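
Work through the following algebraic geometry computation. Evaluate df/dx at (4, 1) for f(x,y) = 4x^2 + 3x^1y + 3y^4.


df/dx = 2*4*x^1 + 1*3*x^0*y
At (4,1): 2*4*4^1 + 1*3*4^0*1
= 32 + 3
= 35

35


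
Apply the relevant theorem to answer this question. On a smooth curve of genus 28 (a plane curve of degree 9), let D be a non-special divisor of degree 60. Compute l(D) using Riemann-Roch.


First, compute the genus of a smooth plane curve of degree 9:
g = (d-1)(d-2)/2 = (9-1)(9-2)/2 = 28
For a non-special divisor D (i.e., h^1(D) = 0), Riemann-Roch gives:
l(D) = deg(D) - g + 1
Since deg(D) = 60 >= 2g - 1 = 55, D is non-special.
l(D) = 60 - 28 + 1 = 33

33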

= = = = =

▶ _Exercise details_
Extract the complete set of records unchanged.

▶ _Exercise response_
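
Work through the following algebraic geometry computation. Evaluate df/dx at (4, 1) for f(x,y) = 4x^2 + 3x^1y + 3y^4.


df/dx = 2*4*x^1 + 1*3*x^0*y
At (4,1): 2*4*4^1 + 1*3*4^0*1
= 32 + 3
= 35

35


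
Apply the relevant theorem to answer this question. On a smooth curve of genus 28 (a plane curve of degree 9), let D be a non-special divisor of degree 60. Compute l(D) using Riemann-Roch.


First, compute the genus of a smooth plane curve of degree 9:
g = (d-1)(d-2)/2 = (9-1)(9-2)/2 = 28
For a non-special divisor D (i.e., h^1(D) = 0), Riemann-Roch gives:
l(D) = deg(D) - g + 1
Since deg(D) = 60 >= 2g - 1 = 55, D is non-special.
l(D) = 60 - 28 + 1 = 33

33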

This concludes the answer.